** Exercise prompt **
Everything from the line containing "In the multiplicative" to the end of the records below should be repeated exactly, with no other lines added.

** Data records **
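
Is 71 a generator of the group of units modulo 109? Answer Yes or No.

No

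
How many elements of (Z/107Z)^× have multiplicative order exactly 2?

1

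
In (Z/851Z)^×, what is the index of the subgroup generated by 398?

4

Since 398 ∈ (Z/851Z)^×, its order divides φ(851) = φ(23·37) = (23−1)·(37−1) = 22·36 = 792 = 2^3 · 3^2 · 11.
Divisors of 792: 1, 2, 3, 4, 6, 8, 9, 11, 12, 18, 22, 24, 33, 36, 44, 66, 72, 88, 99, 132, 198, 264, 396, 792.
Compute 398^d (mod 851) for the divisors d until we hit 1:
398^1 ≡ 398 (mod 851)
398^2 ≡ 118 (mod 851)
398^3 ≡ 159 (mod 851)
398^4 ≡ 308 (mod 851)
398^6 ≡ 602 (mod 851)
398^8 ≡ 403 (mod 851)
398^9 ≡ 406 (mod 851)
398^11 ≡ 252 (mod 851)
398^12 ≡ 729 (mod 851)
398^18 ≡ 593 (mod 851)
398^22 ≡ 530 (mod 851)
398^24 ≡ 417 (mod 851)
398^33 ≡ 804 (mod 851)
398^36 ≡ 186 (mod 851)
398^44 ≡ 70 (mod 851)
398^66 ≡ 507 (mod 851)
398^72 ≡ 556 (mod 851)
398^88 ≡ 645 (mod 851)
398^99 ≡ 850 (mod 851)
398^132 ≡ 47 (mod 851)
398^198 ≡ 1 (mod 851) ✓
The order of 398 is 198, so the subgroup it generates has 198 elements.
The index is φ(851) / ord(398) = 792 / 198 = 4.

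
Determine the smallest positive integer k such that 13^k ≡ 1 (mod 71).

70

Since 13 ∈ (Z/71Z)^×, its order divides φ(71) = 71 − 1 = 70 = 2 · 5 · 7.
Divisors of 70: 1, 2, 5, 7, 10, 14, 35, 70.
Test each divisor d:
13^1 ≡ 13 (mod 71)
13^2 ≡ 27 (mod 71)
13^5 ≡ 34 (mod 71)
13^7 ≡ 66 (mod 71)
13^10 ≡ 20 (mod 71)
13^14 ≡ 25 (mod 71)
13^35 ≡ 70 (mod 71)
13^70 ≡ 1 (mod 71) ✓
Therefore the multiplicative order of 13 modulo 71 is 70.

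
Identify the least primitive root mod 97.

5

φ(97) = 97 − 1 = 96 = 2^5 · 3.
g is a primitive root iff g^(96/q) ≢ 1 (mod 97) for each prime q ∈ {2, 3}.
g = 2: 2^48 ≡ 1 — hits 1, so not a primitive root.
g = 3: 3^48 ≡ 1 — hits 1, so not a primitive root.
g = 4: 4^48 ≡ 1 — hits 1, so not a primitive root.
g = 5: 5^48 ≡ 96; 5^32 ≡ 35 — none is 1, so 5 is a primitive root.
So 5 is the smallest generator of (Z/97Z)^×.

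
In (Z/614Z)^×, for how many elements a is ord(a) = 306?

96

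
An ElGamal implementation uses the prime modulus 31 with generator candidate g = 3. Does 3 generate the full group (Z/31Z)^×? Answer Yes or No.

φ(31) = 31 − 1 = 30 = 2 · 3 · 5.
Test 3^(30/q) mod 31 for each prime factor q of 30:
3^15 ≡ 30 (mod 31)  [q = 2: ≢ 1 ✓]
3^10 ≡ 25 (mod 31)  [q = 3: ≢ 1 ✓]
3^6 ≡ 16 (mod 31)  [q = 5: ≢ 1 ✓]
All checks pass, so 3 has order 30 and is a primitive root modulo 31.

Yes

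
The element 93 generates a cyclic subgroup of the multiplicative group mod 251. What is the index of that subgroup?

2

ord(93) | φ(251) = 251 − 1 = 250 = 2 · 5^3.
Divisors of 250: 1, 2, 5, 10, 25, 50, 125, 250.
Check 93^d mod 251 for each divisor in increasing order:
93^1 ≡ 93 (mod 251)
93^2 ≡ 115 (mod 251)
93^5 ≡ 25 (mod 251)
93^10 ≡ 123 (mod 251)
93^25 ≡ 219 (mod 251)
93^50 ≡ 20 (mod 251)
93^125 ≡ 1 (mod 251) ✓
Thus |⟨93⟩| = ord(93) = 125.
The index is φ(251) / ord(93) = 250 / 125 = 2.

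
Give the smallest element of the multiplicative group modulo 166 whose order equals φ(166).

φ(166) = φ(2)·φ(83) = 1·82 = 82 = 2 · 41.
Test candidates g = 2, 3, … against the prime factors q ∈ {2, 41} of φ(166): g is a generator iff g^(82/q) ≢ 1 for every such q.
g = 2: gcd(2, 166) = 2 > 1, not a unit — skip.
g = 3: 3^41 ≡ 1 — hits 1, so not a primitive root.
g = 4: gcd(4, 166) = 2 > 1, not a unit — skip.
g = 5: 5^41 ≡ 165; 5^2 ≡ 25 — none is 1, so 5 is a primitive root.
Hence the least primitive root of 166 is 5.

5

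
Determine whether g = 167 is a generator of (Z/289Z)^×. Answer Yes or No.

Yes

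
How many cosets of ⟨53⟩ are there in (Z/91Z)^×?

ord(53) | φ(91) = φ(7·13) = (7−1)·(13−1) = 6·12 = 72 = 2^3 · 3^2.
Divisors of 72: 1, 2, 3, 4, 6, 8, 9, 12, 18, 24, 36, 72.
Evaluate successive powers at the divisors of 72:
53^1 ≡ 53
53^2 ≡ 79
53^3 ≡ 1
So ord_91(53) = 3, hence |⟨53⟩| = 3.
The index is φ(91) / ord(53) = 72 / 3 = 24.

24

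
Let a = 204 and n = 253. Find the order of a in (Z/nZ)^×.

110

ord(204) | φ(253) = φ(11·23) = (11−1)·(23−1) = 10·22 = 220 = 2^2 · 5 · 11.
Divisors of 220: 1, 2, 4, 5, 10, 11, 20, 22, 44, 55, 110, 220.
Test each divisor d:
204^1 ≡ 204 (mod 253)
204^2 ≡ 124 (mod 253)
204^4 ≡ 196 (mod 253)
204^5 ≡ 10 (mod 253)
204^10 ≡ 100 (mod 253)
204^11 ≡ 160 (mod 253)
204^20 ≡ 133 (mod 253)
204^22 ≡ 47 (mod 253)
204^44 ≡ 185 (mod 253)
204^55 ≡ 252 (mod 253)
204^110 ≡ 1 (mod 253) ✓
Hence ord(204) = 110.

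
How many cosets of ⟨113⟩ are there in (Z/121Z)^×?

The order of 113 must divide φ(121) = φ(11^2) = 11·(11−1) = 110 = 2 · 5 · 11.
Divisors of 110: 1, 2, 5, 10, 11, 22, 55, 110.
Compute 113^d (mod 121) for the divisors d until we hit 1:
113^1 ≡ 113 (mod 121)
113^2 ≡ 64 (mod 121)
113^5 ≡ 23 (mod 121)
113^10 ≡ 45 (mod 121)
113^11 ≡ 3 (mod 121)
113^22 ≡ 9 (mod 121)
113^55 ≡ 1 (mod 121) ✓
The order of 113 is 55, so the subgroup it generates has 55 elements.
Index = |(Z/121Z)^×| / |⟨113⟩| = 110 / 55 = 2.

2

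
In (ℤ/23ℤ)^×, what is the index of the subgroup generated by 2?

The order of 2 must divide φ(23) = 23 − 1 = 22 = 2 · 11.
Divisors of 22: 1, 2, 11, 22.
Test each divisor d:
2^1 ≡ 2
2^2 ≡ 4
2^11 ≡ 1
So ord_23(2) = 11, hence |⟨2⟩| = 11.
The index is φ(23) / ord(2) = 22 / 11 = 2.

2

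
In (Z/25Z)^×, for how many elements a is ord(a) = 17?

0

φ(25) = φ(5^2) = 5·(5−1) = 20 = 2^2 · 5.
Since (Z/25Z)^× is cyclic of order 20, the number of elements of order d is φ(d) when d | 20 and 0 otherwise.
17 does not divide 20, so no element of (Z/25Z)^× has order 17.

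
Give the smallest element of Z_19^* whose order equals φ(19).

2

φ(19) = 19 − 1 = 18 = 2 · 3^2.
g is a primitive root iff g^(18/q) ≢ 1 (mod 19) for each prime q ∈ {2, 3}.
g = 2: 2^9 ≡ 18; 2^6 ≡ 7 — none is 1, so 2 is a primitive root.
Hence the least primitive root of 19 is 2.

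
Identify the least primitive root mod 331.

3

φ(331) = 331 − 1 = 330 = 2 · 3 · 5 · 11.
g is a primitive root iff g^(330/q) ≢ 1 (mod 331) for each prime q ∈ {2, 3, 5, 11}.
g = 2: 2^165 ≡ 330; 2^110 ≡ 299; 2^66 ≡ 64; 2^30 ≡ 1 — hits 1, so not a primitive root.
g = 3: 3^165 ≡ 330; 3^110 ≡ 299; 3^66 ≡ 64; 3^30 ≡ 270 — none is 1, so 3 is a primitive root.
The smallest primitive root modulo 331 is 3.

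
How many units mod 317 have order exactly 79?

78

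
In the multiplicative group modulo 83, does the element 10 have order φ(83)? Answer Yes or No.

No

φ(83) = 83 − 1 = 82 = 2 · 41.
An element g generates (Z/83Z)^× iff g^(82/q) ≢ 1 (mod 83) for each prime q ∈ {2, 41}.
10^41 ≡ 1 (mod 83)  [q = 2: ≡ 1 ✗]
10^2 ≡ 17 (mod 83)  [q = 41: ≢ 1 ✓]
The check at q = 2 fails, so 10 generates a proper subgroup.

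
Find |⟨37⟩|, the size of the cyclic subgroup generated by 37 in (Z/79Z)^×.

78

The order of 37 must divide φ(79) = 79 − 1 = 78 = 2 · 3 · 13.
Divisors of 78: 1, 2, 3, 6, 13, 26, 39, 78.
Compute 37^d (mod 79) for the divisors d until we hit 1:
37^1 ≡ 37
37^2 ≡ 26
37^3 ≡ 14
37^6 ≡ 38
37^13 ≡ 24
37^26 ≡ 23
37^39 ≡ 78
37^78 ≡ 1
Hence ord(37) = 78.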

** Completed exercise **
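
In the multiplicative group modulo 83, does the element 10 have order φ(83)? Answer Yes or No.

No

φ(83) = 83 − 1 = 82 = 2 · 41.
An element g generates (Z/83Z)^× iff g^(82/q) ≢ 1 (mod 83) for each prime q ∈ {2, 41}.
10^41 ≡ 1 (mod 83)  [q = 2: ≡ 1 ✗]
10^2 ≡ 17 (mod 83)  [q = 41: ≢ 1 ✓]
The check at q = 2 fails, so 10 generates a proper subgroup.

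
Find |⟨37⟩|, the size of the cyclic subgroup generated by 37 in (Z/79Z)^×.

78

The order of 37 must divide φ(79) = 79 − 1 = 78 = 2 · 3 · 13.
Divisors of 78: 1, 2, 3, 6, 13, 26, 39, 78.
Compute 37^d (mod 79) for the divisors d until we hit 1:
37^1 ≡ 37
37^2 ≡ 26
37^3 ≡ 14
37^6 ≡ 38
37^13 ≡ 24
37^26 ≡ 23
37^39 ≡ 78
37^78 ≡ 1
Hence ord(37) = 78.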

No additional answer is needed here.